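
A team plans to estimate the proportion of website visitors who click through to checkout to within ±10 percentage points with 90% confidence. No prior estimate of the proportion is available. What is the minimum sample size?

For a proportion with margin E = 0.1 at 90% confidence, z = 1.645.
With no prior estimate, use p = 0.5, which maximizes p(1−p) at 0.25.
n = 0.25 × (z/E)² = 0.25 × (1.645/0.1)² = 67.65
Round up: n = 68.

68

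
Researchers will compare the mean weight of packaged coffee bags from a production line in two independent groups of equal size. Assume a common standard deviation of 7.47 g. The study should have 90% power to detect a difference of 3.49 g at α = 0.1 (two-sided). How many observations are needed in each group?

For two equal groups, n per group = 2·((z_{α/2} + z_β)·σ/δ)².
z_{α/2} = 1.645; z_β = 1.282 (power 90%).
n = 2 × (2.927 × 7.47 / 3.49)² = 2 × 39.25 = 78.50
Round up: n = 79 per group.

79 per group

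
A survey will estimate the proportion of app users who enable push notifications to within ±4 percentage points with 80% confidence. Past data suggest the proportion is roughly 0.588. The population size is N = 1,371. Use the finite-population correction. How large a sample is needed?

For a proportion with margin E = 0.04 at 80% confidence, z = 1.282.
n = p̂(1−p̂)(z/E)² = 0.588 × 0.412 × (1.282/0.04)² = 248.85 — call this n₀.
Finite-population correction with N = 1,371: n = n₀ / (1 + (n₀−1)/N) = 248.85 / 1.181 = 210.71
Round up: n = 211.

n = 211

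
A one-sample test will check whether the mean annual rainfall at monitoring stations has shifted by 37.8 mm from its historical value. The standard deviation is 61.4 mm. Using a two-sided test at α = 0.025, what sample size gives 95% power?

For a one-sample z-test, n = ((z_{α/2} + z_β)·σ/δ)².
z_{α/2} = 2.241 (two-sided α = 0.025); z_β = 1.645 (power 95% → β = 0.05).
n = (3.886 × 61.4 / 37.8)² = 39.84
Round up: n = 40.

40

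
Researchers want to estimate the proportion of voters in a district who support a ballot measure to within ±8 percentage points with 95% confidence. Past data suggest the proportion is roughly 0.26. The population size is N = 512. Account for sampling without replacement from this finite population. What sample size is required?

95

For a proportion with margin E = 0.08 at 95% confidence, z = 1.960.
n = p̂(1−p̂)(z/E)² = 0.26 × 0.74 × (1.960/0.08)² = 115.49 — call this n₀.
Finite-population correction with N = 512: n = n₀ / (1 + (n₀−1)/N) = 115.49 / 1.224 = 94.35
Round up: n = 95.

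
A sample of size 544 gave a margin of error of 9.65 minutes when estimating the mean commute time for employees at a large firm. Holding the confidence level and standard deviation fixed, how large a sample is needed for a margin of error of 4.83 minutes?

Margin of error scales as 1/√n, so n₂ = n₁·(E₁/E₂)².
n₂ = 544 × (9.65/4.83)² = 544 × 3.992 = 2171.65
Round up: n₂ = 2172.

n = 2172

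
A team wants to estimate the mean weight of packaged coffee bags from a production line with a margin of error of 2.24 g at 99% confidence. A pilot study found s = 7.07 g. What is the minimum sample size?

For a mean, the margin of error is E = z·σ/√n, so n = (zσ/E)².
At 99% confidence, z = 2.576.
n = (2.576 × 7.07 / 2.24)² = 66.11
Round up: n = 67.

67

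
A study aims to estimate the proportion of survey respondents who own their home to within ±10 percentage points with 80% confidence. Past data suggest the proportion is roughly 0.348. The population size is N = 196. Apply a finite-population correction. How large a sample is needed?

For a proportion with margin E = 0.1 at 80% confidence, z = 1.282.
n = p̂(1−p̂)(z/E)² = 0.348 × 0.652 × (1.282/0.1)² = 37.29 — call this n₀.
Finite-population correction with N = 196: n = n₀ / (1 + (n₀−1)/N) = 37.29 / 1.185 = 31.47
Round up: n = 32.

n = 32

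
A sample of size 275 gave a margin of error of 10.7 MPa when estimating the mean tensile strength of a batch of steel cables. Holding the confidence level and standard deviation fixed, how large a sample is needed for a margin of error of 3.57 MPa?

Margin of error scales as 1/√n, so n₂ = n₁·(E₁/E₂)².
n₂ = 275 × (10.7/3.57)² = 275 × 8.983 = 2470.33
Round up: n₂ = 2471.

n = 2471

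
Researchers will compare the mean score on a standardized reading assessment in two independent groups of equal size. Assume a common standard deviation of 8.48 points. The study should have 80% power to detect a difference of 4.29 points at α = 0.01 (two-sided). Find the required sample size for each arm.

For two equal groups, n per group = 2·((z_{α/2} + z_β)·σ/δ)².
z_{α/2} = 2.576; z_β = 0.842 (power 80%).
n = 2 × (3.418 × 8.48 / 4.29)² = 2 × 45.65 = 91.30
Round up: n = 92 per group.

92 per group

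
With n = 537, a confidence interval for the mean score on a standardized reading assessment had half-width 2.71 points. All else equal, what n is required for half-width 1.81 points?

1204

Margin of error scales as 1/√n, so n₂ = n₁·(E₁/E₂)².
n₂ = 537 × (2.71/1.81)² = 537 × 2.242 = 1203.95
Round up: n₂ = 1204.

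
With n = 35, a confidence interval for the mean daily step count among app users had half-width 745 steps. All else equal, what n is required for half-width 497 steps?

Margin of error scales as 1/√n, so n₂ = n₁·(E₁/E₂)².
n₂ = 35 × (745/497)² = 35 × 2.247 = 78.64
Round up: n₂ = 79.

n = 79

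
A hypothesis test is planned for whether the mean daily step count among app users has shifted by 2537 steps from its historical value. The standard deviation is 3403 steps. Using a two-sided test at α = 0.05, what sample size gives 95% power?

For a one-sample z-test, n = ((z_{α/2} + z_β)·σ/δ)².
z_{α/2} = 1.960 (two-sided α = 0.05); z_β = 1.645 (power 95% → β = 0.05).
n = (3.605 × 3403 / 2537)² = 23.38
Round up: n = 24.

n = 24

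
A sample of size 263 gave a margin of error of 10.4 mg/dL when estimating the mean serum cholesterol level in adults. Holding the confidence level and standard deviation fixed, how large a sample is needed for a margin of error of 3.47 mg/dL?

Margin of error scales as 1/√n, so n₂ = n₁·(E₁/E₂)².
n₂ = 263 × (10.4/3.47)² = 263 × 8.983 = 2362.53
Round up: n₂ = 2363.

2363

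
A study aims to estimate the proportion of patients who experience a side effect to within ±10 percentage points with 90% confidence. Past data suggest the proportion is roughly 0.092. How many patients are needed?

23

For a proportion with margin E = 0.1 at 90% confidence, z = 1.645.
n = p̂(1−p̂)(z/E)² = 0.092 × 0.908 × (1.645/0.1)² = 22.61
Round up: n = 23.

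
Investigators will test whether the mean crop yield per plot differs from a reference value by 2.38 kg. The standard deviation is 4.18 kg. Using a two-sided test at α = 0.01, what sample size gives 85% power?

41

For a one-sample z-test, n = ((z_{α/2} + z_β)·σ/δ)².
z_{α/2} = 2.576 (two-sided α = 0.01); z_β = 1.036 (power 85% → β = 0.15).
n = (3.612 × 4.18 / 2.38)² = 40.24
Round up: n = 41.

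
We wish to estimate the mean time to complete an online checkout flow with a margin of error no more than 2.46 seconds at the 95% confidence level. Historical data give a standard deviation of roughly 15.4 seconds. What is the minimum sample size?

n = 151

For a mean, the margin of error is E = z·σ/√n, so n = (zσ/E)².
At 95% confidence, z = 1.960.
n = (1.960 × 15.4 / 2.46)² = 150.55
Round up: n = 151.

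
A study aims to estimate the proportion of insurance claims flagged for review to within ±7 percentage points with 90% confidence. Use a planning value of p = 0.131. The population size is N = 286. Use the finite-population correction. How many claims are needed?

For a proportion with margin E = 0.07 at 90% confidence, z = 1.645.
n = p̂(1−p̂)(z/E)² = 0.131 × 0.869 × (1.645/0.07)² = 62.87 — call this n₀.
Finite-population correction with N = 286: n = n₀ / (1 + (n₀−1)/N) = 62.87 / 1.216 = 51.70
Round up: n = 52.

n = 52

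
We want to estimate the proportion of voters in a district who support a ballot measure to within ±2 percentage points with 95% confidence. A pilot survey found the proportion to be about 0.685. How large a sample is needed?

For a proportion with margin E = 0.02 at 95% confidence, z = 1.960.
n = p̂(1−p̂)(z/E)² = 0.685 × 0.315 × (1.960/0.02)² = 2072.30
Round up: n = 2073.

2073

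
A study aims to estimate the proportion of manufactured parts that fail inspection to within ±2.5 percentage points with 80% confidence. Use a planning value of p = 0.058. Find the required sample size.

n = 144

For a proportion with margin E = 0.025 at 80% confidence, z = 1.282.
n = p̂(1−p̂)(z/E)² = 0.058 × 0.942 × (1.282/0.025)² = 143.67
Round up: n = 144.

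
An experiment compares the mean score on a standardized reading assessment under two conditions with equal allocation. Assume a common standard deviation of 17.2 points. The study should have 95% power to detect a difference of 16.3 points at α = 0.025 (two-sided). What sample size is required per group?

For two equal groups, n per group = 2·((z_{α/2} + z_β)·σ/δ)².
z_{α/2} = 2.241; z_β = 1.645 (power 95%).
n = 2 × (3.886 × 17.2 / 16.3)² = 2 × 16.81 = 33.62
Round up: n = 34 per group.

34 per group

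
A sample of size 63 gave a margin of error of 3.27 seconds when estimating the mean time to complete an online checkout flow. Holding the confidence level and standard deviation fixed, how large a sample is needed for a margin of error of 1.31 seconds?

393

Margin of error scales as 1/√n, so n₂ = n₁·(E₁/E₂)².
n₂ = 63 × (3.27/1.31)² = 63 × 6.231 = 392.55
Round up: n₂ = 393.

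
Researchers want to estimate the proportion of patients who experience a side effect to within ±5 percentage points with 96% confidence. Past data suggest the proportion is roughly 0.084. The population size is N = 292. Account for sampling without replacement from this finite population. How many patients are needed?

91

For a proportion with margin E = 0.05 at 96% confidence, z = 2.054.
n = p̂(1−p̂)(z/E)² = 0.084 × 0.916 × (2.054/0.05)² = 129.85 — call this n₀.
Finite-population correction with N = 292: n = n₀ / (1 + (n₀−1)/N) = 129.85 / 1.441 = 90.11
Round up: n = 91.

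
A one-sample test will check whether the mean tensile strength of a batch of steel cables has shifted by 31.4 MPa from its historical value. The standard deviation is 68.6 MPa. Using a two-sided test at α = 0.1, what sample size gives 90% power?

For a one-sample z-test, n = ((z_{α/2} + z_β)·σ/δ)².
z_{α/2} = 1.645 (two-sided α = 0.1); z_β = 1.282 (power 90% → β = 0.1).
n = (2.927 × 68.6 / 31.4)² = 40.89
Round up: n = 41.

41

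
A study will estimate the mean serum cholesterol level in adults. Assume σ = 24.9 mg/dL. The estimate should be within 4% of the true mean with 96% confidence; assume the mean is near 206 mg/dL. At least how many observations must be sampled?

For a mean, the margin of error is E = z·σ/√n, so n = (zσ/E)².
At 96% confidence, z = 2.054.
E = 4% of 206 = 8.24 mg/dL.
n = (2.054 × 24.9 / 8.24)² = 38.53
Round up: n = 39.

39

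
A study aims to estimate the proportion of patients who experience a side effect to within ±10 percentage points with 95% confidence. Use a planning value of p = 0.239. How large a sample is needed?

For a proportion with margin E = 0.1 at 95% confidence, z = 1.960.
n = p̂(1−p̂)(z/E)² = 0.239 × 0.761 × (1.960/0.1)² = 69.87
Round up: n = 70.

n = 70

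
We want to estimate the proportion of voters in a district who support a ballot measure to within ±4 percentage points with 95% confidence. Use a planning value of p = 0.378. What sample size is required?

For a proportion with margin E = 0.04 at 95% confidence, z = 1.960.
n = p̂(1−p̂)(z/E)² = 0.378 × 0.622 × (1.960/0.04)² = 564.51
Round up: n = 565.

565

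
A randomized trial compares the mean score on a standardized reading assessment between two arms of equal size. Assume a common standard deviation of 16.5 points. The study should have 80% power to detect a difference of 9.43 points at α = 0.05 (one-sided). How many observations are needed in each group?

38 per group

For two equal groups, n per group = 2·((z_α + z_β)·σ/δ)².
z_α = 1.645; z_β = 0.842 (power 80%).
n = 2 × (2.487 × 16.5 / 9.43)² = 2 × 18.94 = 37.88
Round up: n = 38 per group.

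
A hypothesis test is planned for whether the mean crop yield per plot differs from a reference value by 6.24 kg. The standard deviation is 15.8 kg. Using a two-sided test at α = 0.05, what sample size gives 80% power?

51

For a one-sample z-test, n = ((z_{α/2} + z_β)·σ/δ)².
z_{α/2} = 1.960 (two-sided α = 0.05); z_β = 0.842 (power 80% → β = 0.2).
n = (2.802 × 15.8 / 6.24)² = 50.34
Round up: n = 51.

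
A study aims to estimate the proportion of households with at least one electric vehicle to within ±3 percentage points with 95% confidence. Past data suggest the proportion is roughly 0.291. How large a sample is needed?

n = 881

For a proportion with margin E = 0.03 at 95% confidence, z = 1.960.
n = p̂(1−p̂)(z/E)² = 0.291 × 0.709 × (1.960/0.03)² = 880.66
Round up: n = 881.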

◇ ◇ ◇ ◇

▶ _Task directions_
Your reply should consist only of the lines running from the line with "A study aims to estimate the proportion of households" to the end of the listing, retyped exactly.

▶ _Task answer_
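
A study aims to estimate the proportion of households with at least one electric vehicle to within ±3 percentage points with 95% confidence. Past data suggest the proportion is roughly 0.291. How large a sample is needed?

n = 881

For a proportion with margin E = 0.03 at 95% confidence, z = 1.960.
n = p̂(1−p̂)(z/E)² = 0.291 × 0.709 × (1.960/0.03)² = 880.66
Round up: n = 881.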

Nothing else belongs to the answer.